▶ [About this exercise]
The lines to extract run from the first line of the entries through the line that contains "Answer: 1/7260673 ≈ 1.3773e-7"; reproduce exactly those lines and no others.

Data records
#####
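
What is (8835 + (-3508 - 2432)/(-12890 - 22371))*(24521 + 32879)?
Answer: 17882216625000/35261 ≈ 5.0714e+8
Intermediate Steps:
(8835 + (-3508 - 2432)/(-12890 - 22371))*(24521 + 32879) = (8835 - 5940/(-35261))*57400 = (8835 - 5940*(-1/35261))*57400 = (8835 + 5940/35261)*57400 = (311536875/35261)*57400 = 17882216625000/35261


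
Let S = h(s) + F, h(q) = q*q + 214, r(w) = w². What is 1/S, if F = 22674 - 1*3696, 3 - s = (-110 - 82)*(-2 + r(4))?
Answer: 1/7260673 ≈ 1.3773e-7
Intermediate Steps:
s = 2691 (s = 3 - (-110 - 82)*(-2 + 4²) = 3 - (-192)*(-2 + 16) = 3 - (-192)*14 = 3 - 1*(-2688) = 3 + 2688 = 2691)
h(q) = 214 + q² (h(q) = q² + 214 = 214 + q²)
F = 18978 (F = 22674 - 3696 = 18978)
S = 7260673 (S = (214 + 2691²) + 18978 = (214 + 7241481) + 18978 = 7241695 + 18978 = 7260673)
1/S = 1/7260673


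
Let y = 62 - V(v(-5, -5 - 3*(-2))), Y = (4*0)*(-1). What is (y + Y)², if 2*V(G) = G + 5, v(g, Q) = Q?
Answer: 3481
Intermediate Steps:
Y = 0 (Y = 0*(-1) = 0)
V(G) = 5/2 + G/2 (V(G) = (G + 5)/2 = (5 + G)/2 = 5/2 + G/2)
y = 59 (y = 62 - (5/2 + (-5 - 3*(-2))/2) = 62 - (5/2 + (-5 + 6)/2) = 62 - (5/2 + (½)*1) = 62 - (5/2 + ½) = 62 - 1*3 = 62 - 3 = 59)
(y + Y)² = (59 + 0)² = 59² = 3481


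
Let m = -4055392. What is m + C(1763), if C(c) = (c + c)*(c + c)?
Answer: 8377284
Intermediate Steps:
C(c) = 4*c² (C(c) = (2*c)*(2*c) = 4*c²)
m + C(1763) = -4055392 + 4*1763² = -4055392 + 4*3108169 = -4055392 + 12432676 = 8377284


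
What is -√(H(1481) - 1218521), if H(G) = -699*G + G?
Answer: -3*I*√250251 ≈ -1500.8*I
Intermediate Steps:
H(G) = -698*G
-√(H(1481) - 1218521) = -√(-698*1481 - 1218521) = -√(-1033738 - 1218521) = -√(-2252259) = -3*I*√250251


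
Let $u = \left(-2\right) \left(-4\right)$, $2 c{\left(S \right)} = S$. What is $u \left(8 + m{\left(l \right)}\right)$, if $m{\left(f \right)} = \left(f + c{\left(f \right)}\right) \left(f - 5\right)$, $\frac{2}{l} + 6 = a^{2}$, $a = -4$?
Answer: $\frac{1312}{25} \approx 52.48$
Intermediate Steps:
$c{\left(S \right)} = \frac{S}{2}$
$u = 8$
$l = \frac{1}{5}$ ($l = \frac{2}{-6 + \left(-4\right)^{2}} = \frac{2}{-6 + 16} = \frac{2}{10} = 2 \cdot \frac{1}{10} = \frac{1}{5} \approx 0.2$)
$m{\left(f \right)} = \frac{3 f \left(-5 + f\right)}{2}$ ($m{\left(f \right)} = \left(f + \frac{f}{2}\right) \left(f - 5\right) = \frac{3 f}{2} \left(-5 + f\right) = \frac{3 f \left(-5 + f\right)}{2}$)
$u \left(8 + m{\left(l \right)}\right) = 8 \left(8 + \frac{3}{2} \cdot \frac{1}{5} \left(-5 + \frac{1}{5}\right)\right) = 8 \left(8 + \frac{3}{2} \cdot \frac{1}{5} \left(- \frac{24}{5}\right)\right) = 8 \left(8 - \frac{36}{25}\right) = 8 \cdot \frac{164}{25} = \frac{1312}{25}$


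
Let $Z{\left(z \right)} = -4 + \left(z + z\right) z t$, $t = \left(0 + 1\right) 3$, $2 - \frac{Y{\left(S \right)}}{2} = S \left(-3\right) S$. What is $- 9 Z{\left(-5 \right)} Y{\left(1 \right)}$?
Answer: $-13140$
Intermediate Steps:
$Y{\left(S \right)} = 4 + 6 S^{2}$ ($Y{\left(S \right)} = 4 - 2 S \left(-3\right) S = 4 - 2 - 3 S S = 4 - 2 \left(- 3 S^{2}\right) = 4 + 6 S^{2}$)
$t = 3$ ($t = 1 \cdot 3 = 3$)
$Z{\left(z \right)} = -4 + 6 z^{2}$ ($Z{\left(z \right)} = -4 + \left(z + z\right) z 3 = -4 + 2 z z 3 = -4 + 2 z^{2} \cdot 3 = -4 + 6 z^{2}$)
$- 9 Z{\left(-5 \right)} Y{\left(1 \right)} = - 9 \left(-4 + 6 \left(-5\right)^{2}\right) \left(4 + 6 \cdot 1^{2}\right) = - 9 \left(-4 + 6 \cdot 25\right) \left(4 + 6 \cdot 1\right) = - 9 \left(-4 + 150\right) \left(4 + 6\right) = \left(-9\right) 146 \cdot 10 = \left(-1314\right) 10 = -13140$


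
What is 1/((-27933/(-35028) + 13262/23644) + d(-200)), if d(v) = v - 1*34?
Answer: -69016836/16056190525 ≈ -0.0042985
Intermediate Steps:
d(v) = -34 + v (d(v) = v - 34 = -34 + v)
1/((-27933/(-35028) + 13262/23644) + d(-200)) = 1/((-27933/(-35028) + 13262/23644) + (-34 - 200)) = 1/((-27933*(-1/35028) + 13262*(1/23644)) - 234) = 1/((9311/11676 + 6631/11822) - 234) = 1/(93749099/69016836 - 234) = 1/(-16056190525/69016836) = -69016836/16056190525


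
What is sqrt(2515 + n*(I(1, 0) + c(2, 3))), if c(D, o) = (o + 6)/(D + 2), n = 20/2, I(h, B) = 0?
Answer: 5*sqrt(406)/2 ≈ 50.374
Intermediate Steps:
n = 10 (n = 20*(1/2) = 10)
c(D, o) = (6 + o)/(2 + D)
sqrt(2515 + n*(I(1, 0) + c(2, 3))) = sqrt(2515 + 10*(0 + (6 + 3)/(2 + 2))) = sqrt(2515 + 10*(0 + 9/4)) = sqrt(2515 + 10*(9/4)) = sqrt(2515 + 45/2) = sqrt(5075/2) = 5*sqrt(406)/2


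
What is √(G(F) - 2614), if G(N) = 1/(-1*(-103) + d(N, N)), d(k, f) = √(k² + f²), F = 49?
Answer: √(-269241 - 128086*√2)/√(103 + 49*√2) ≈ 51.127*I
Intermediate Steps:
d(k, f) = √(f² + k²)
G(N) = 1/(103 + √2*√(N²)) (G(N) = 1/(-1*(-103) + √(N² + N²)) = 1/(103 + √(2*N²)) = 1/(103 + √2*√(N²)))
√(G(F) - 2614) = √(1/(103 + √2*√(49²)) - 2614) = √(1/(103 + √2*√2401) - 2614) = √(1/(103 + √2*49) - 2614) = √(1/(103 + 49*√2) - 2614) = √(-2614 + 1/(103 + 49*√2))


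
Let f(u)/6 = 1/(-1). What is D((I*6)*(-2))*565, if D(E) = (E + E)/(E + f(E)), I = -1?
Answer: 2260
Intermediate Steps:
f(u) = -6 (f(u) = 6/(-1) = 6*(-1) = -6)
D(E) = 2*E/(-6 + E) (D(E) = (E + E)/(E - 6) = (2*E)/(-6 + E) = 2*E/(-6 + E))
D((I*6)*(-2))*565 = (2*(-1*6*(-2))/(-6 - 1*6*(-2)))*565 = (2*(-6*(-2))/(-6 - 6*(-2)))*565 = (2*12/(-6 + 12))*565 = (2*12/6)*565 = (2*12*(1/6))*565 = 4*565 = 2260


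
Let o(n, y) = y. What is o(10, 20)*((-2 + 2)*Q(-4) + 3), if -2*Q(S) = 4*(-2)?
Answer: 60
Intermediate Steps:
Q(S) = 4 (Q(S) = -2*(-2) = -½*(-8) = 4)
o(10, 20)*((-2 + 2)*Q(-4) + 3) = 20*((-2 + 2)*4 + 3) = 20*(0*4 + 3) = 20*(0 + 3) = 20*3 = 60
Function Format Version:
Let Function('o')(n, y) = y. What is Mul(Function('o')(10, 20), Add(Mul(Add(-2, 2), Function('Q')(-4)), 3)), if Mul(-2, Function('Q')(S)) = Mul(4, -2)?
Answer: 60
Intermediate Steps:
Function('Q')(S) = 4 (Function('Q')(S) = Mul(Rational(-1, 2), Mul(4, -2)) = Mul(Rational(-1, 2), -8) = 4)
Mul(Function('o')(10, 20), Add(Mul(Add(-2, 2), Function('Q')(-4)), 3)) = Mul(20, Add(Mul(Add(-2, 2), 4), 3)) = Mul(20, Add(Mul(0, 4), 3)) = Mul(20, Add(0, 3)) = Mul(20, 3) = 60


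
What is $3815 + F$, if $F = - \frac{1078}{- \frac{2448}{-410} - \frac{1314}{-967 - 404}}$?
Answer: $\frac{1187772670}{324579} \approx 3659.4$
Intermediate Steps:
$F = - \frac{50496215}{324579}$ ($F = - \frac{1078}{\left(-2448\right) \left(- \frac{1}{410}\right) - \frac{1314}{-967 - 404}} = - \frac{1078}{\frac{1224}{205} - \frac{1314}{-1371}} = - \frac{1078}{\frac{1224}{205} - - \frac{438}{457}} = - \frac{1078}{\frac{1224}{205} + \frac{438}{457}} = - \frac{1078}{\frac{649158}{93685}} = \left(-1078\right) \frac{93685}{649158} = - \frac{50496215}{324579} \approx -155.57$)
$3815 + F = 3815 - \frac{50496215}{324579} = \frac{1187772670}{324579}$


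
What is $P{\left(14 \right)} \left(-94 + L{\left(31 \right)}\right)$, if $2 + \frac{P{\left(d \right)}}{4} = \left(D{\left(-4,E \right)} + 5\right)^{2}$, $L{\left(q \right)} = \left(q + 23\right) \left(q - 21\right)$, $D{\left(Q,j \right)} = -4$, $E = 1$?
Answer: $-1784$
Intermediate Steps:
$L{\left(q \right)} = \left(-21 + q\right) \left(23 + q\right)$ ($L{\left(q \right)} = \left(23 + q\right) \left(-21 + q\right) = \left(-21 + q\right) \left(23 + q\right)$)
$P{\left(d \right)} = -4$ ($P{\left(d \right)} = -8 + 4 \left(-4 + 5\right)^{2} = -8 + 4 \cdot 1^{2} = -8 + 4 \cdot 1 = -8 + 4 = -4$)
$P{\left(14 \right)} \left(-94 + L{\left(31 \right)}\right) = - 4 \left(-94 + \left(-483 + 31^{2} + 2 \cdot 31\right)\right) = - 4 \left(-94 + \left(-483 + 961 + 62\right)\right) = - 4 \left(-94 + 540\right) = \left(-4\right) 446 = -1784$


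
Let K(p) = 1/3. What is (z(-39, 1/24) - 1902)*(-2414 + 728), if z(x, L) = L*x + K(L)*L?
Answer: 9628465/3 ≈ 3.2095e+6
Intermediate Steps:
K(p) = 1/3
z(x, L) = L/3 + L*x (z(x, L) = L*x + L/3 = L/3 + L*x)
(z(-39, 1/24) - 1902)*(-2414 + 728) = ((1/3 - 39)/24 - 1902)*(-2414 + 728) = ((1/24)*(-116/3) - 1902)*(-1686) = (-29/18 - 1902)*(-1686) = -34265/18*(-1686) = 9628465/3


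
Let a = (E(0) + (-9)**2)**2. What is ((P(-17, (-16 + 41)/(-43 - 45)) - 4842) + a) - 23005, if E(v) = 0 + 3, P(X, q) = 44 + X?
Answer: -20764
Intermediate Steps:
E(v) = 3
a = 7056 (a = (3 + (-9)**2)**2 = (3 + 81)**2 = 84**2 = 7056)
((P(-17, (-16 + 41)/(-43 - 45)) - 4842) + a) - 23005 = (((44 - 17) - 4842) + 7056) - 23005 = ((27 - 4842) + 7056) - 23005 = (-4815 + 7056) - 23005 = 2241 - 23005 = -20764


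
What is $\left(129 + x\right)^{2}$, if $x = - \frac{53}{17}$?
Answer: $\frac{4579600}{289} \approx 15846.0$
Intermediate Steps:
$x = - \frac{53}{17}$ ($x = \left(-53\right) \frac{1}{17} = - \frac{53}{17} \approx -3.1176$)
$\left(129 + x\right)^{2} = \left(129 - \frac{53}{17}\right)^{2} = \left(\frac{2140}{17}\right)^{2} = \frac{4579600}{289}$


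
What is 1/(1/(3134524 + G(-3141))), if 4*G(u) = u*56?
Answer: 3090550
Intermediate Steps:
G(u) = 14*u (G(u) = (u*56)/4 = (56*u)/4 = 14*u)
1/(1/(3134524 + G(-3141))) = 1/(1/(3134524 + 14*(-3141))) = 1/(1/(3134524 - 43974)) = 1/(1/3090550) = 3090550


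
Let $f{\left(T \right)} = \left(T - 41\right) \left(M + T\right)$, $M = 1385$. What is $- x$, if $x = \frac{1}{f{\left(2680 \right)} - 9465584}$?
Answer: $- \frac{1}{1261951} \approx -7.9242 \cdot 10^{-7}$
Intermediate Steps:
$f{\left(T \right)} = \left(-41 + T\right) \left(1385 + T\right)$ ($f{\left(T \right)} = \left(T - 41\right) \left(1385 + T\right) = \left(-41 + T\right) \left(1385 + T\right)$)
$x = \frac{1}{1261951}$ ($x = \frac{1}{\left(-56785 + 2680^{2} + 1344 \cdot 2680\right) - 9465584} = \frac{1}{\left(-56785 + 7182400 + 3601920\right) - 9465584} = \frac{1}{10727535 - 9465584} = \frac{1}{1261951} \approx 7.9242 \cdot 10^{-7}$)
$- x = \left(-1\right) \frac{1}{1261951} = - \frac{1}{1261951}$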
#####
▶ [Written answer]
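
What is (8835 + (-3508 - 2432)/(-12890 - 22371))*(24521 + 32879)?
Answer: 17882216625000/35261 ≈ 5.0714e+8
Intermediate Steps:
(8835 + (-3508 - 2432)/(-12890 - 22371))*(24521 + 32879) = (8835 - 5940/(-35261))*57400 = (8835 - 5940*(-1/35261))*57400 = (8835 + 5940/35261)*57400 = (311536875/35261)*57400 = 17882216625000/35261


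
Let S = h(s) + F, h(q) = q*q + 214, r(w) = w². What is 1/S, if F = 22674 - 1*3696, 3 - s = (-110 - 82)*(-2 + r(4))?
Answer: 1/7260673 ≈ 1.3773e-7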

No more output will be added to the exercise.